§ Task statement:
Copy each line of the data that has "routing" in it.

§ Information:
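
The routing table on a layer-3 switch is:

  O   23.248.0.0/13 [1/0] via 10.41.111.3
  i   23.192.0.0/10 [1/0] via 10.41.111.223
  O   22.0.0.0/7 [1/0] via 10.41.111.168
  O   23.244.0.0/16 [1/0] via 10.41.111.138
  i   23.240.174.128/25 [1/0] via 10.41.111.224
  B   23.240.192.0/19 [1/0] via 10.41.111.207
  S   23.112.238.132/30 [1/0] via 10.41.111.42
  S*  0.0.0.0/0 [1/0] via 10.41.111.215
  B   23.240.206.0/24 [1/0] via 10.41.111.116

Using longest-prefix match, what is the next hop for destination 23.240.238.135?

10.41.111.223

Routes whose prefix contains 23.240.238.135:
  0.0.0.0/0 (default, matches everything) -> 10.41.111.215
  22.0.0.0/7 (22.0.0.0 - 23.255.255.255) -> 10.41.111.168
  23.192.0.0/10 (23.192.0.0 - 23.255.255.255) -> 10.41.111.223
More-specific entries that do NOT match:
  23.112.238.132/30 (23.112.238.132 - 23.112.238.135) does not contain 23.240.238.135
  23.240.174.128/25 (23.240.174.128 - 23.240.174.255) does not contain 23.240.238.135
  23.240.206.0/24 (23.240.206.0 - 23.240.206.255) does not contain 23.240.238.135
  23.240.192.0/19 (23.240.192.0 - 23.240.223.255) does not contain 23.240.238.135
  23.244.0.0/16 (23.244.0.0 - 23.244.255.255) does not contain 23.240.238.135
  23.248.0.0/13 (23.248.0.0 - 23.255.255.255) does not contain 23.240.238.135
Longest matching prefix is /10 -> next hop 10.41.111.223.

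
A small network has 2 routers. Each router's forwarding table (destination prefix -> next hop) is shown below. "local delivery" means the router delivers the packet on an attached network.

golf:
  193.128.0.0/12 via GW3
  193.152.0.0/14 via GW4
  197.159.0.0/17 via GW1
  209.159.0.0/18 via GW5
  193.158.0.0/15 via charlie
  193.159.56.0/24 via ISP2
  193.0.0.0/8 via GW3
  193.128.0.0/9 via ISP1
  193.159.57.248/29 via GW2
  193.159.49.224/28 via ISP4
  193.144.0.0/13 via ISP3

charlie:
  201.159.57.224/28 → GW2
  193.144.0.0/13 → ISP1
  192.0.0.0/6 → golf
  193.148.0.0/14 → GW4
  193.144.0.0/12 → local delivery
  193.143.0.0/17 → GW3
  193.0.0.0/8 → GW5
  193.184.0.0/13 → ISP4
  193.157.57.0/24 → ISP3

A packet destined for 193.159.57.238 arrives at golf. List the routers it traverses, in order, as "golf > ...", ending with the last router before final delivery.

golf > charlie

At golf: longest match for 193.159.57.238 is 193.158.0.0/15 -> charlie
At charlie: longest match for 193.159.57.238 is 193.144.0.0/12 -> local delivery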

==

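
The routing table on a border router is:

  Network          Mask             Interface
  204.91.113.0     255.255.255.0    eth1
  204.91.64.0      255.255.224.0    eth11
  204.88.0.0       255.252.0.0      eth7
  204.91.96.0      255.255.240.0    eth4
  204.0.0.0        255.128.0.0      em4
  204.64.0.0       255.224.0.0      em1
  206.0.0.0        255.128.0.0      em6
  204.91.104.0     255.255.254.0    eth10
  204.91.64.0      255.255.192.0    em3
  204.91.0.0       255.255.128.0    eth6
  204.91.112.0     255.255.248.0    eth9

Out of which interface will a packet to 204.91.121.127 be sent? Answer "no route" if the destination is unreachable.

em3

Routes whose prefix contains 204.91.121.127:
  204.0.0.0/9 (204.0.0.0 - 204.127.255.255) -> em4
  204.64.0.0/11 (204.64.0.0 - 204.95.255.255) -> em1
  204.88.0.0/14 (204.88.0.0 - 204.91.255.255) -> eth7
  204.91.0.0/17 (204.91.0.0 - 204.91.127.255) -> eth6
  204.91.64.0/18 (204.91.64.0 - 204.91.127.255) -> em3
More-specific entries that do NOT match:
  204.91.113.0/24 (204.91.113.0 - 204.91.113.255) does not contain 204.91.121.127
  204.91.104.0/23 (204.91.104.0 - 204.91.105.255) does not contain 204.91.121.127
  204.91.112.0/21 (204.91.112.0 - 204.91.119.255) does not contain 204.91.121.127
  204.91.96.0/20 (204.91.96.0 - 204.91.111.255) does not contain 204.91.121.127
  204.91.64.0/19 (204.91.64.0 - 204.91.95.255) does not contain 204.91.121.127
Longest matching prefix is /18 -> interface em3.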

§ Answer space:
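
The routing table on a layer-3 switch is:
The routing table on a border router is: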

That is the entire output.